TASK INSTRUCTIONS: Say how many lines of the data below have the word "phonemes" in them. Add nothing else.

MATERIAL PROVIDED:

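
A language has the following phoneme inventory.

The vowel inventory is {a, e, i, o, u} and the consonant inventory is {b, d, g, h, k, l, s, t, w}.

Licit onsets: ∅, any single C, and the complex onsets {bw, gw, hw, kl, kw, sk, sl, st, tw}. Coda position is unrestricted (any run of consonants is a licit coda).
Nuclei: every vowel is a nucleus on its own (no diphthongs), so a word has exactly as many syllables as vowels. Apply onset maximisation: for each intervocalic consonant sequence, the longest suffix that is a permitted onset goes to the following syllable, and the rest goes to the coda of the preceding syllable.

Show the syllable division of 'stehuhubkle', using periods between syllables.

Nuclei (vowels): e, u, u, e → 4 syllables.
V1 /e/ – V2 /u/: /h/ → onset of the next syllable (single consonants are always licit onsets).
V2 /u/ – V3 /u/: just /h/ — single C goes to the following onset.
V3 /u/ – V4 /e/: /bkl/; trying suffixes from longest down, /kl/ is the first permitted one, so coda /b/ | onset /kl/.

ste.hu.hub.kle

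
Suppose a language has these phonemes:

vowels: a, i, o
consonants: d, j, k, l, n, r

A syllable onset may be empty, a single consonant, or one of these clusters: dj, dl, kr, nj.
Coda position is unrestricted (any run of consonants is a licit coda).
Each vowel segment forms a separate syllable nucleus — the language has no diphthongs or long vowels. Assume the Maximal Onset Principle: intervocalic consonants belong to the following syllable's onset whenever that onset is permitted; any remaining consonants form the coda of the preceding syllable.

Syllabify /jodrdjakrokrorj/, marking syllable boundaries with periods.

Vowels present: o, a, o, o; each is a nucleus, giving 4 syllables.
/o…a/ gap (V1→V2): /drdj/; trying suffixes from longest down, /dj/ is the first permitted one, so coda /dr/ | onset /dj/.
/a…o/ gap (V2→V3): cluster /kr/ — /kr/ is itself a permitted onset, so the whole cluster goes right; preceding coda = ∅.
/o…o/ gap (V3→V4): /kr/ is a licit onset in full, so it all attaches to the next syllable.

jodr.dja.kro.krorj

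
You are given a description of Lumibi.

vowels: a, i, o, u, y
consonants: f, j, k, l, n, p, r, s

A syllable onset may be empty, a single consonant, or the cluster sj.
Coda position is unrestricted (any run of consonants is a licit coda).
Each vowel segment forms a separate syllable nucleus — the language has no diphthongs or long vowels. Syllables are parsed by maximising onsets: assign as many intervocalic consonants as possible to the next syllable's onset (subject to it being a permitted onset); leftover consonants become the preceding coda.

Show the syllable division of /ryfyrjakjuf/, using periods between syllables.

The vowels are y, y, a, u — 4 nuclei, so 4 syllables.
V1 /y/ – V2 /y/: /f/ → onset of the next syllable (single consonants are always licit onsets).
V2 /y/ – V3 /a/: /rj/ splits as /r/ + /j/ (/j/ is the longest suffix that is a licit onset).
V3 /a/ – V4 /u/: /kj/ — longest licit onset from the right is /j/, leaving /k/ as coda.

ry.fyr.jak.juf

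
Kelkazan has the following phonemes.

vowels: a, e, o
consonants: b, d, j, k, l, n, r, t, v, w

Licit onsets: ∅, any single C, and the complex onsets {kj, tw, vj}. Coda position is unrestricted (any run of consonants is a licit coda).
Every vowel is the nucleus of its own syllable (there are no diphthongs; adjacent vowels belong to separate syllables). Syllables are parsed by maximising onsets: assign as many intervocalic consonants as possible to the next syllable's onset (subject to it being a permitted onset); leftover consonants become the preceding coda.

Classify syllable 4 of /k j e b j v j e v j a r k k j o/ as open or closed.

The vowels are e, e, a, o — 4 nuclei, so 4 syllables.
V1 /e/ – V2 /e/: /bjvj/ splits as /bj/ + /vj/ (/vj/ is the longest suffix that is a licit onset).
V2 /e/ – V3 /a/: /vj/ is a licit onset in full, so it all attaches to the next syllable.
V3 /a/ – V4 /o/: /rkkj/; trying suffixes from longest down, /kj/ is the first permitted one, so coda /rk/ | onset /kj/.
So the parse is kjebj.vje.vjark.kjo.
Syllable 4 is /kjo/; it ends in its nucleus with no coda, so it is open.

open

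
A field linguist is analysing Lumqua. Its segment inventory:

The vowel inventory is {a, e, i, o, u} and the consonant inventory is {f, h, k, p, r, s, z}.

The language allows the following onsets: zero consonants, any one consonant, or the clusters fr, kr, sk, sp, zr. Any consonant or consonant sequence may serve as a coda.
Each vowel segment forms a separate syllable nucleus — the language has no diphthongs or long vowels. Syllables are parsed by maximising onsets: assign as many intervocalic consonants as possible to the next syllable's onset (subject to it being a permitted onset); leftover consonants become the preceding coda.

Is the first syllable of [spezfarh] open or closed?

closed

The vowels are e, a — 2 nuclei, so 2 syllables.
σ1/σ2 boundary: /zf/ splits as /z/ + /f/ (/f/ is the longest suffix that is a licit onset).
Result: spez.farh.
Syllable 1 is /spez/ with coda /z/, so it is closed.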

* * *

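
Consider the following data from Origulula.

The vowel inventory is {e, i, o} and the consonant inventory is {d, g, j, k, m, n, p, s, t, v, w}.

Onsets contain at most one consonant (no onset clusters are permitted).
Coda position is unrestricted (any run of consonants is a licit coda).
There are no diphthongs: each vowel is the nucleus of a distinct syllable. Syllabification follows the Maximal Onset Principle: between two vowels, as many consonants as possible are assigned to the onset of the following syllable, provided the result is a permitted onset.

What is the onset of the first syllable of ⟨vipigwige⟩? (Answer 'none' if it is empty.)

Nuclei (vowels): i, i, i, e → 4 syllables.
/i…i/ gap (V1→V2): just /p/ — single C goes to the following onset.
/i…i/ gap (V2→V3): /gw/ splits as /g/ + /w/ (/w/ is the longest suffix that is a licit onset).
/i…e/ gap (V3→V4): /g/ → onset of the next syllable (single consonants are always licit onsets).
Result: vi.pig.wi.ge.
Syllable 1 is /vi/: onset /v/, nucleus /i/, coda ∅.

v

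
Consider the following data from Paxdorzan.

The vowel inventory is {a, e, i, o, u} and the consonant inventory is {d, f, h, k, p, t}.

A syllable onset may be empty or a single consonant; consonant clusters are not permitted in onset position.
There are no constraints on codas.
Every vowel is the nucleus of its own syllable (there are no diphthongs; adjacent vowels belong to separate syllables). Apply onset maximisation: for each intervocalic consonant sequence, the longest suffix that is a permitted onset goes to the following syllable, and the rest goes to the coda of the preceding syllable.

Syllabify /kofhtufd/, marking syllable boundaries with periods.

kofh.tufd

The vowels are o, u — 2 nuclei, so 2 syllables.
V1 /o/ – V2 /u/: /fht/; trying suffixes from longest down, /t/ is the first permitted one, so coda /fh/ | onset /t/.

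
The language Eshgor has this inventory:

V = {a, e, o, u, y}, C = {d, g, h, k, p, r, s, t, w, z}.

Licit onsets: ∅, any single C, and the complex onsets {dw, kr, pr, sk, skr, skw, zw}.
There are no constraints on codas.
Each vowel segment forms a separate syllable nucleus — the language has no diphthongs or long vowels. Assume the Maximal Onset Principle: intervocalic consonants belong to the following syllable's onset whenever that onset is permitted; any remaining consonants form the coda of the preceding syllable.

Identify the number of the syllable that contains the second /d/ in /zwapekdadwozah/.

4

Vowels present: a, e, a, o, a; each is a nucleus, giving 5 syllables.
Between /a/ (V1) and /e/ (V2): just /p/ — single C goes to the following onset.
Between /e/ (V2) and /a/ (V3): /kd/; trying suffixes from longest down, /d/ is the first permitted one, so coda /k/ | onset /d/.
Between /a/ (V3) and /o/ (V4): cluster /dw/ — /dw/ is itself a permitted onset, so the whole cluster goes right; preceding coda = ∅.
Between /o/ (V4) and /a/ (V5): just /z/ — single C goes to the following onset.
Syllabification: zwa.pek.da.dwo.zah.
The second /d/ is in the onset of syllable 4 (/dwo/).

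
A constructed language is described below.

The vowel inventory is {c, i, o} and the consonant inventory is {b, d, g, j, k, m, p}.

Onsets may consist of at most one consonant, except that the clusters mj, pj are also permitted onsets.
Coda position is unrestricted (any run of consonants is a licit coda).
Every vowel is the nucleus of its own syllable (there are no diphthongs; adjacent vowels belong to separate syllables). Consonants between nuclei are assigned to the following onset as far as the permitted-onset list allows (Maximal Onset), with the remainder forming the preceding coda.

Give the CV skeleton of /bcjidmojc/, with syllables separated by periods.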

...

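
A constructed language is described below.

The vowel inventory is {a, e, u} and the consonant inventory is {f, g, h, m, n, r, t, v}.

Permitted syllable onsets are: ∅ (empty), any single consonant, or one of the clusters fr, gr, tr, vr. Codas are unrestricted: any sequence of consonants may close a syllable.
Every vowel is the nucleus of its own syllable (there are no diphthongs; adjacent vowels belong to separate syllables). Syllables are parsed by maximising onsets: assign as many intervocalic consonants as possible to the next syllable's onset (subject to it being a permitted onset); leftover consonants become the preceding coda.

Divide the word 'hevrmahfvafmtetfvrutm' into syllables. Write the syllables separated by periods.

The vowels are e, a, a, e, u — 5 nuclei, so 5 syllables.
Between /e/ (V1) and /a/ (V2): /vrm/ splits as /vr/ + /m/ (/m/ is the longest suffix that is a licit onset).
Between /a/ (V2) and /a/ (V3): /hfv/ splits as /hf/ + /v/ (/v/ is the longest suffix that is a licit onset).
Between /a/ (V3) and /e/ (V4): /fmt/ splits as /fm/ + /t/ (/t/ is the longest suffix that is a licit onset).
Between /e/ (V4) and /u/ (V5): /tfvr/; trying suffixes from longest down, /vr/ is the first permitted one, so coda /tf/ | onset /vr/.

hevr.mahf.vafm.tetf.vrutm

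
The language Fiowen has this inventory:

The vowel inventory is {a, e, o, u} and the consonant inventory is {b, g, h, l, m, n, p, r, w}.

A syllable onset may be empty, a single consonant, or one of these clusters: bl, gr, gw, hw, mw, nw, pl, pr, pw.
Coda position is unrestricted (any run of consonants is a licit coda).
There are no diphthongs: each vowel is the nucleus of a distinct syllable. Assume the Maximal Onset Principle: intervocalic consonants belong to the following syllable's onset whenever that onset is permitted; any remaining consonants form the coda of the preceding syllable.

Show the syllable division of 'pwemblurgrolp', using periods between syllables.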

WRITTEN REPLY: 2